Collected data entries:
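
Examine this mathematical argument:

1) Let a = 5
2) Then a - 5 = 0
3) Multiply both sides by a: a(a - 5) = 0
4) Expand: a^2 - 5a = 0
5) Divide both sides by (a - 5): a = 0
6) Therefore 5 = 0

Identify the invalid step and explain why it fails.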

Activity >>
Write each entry out again, exactly as it reads above.

Solution to the exercise >>
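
Examine this mathematical argument:

1) Let a = 5
2) Then a - 5 = 0
3) Multiply both sides by a: a(a - 5) = 0
4) Expand: a^2 - 5a = 0
5) Divide both sides by (a - 5): a = 0
6) Therefore 5 = 0

Identify the invalid step and explain why it fails.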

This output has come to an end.